══ LISTED RECORDS

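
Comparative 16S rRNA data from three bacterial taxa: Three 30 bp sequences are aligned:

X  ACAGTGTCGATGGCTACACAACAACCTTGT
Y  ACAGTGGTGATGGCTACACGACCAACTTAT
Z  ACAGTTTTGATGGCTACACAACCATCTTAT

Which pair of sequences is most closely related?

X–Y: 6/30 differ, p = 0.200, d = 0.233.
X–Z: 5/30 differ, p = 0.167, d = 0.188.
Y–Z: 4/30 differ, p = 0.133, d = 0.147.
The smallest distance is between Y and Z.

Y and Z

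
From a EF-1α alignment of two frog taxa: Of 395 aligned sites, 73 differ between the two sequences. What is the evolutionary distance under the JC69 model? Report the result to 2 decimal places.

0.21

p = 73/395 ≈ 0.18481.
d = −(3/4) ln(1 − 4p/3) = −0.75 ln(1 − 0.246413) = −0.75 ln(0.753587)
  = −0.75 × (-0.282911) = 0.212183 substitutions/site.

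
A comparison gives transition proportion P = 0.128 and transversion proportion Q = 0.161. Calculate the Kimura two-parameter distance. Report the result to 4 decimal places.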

════
══ LISTED RECORDS

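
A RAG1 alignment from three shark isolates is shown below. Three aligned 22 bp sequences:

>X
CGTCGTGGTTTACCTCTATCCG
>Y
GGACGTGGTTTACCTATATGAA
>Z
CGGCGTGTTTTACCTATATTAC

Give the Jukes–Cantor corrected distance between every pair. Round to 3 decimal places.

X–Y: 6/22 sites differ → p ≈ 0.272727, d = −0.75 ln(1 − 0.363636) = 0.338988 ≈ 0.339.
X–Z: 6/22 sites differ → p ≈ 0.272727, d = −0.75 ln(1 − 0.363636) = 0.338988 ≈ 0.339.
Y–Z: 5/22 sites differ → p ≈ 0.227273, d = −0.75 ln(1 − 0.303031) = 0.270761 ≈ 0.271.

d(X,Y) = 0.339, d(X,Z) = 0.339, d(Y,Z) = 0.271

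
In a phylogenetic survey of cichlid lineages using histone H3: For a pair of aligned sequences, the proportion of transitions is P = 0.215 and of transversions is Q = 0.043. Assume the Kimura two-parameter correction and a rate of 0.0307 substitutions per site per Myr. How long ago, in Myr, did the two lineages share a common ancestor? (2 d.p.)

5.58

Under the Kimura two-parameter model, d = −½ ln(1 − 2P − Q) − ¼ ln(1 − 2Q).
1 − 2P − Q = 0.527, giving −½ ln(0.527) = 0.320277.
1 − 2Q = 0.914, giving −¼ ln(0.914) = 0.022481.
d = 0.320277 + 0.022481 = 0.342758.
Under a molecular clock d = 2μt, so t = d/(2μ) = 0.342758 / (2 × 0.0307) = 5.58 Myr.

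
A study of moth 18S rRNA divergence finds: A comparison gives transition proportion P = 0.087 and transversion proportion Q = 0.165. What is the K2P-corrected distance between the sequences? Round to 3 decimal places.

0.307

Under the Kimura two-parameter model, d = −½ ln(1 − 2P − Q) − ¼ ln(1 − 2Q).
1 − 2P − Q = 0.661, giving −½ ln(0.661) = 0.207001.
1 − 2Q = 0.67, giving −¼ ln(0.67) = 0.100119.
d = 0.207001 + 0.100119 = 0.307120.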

════
══ LISTED RECORDS

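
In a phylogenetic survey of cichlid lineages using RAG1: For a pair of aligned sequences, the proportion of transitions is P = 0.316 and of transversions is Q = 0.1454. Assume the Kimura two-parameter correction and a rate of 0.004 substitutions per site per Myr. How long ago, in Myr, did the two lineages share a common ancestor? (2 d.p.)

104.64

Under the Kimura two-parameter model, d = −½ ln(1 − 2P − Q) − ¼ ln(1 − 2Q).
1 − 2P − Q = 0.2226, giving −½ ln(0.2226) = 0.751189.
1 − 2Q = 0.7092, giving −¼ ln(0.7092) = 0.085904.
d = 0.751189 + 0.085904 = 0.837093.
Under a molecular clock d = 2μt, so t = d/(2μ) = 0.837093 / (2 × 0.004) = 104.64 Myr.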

════

Review the entries above and return every line where "Three" appears.

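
Comparative 16S rRNA data from three bacterial taxa: Three 30 bp sequences are aligned:
A RAG1 alignment from three shark isolates is shown below. Three aligned 22 bp sequences: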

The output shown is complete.